**Problem description**
Exactly reproduce the lines from the line containing "Two angular momenta" to the end of the data below, inclusive, and nothing else.

-*-*-

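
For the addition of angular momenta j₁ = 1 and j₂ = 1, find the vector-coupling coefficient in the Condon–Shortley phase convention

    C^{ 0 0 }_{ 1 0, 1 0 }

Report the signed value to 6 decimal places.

−√(1/3) ≈ -0.577350

√[1·2!0!0!/3! · 1!1!1!1!0!0!] = √(1/3)
  +(−1)^1/∏(1,1,0,0,0,0)! = -1  (running -1)
⟨..|..⟩ = √(1/3)·(-1) = -0.577350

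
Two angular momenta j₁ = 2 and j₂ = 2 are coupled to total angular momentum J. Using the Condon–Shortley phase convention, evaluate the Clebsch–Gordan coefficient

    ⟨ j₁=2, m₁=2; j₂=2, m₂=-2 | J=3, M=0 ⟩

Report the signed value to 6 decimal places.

+√(1/10) ≈ +0.316228

j₁+j₂−J=1  J+j₁−j₂=3  J−j₁+j₂=3  j₁+j₂+J+1=8
(j₁±m₁, j₂±m₂, J±M) = (4,0,0,4,3,3)
P² = 648/5
sum k=0..0:
  [0] +1/36 = 1/36
S = 1/36
C² = P²·S² = 1/10 ; C = +0.316228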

-*-*-

**Task output**
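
Two angular momenta j₁ = 2 and j₂ = 2 are coupled to total angular momentum J. Using the Condon–Shortley phase convention, evaluate the Clebsch–Gordan coefficient

    ⟨ j₁=2, m₁=2; j₂=2, m₂=-2 | J=3, M=0 ⟩

Report the signed value to 6 decimal places.

+√(1/10) ≈ +0.316228

j₁+j₂−J=1  J+j₁−j₂=3  J−j₁+j₂=3  j₁+j₂+J+1=8
(j₁±m₁, j₂±m₂, J±M) = (4,0,0,4,3,3)
P² = 648/5
sum k=0..0:
  [0] +1/36 = 1/36
S = 1/36
C² = P²·S² = 1/10 ; C = +0.316228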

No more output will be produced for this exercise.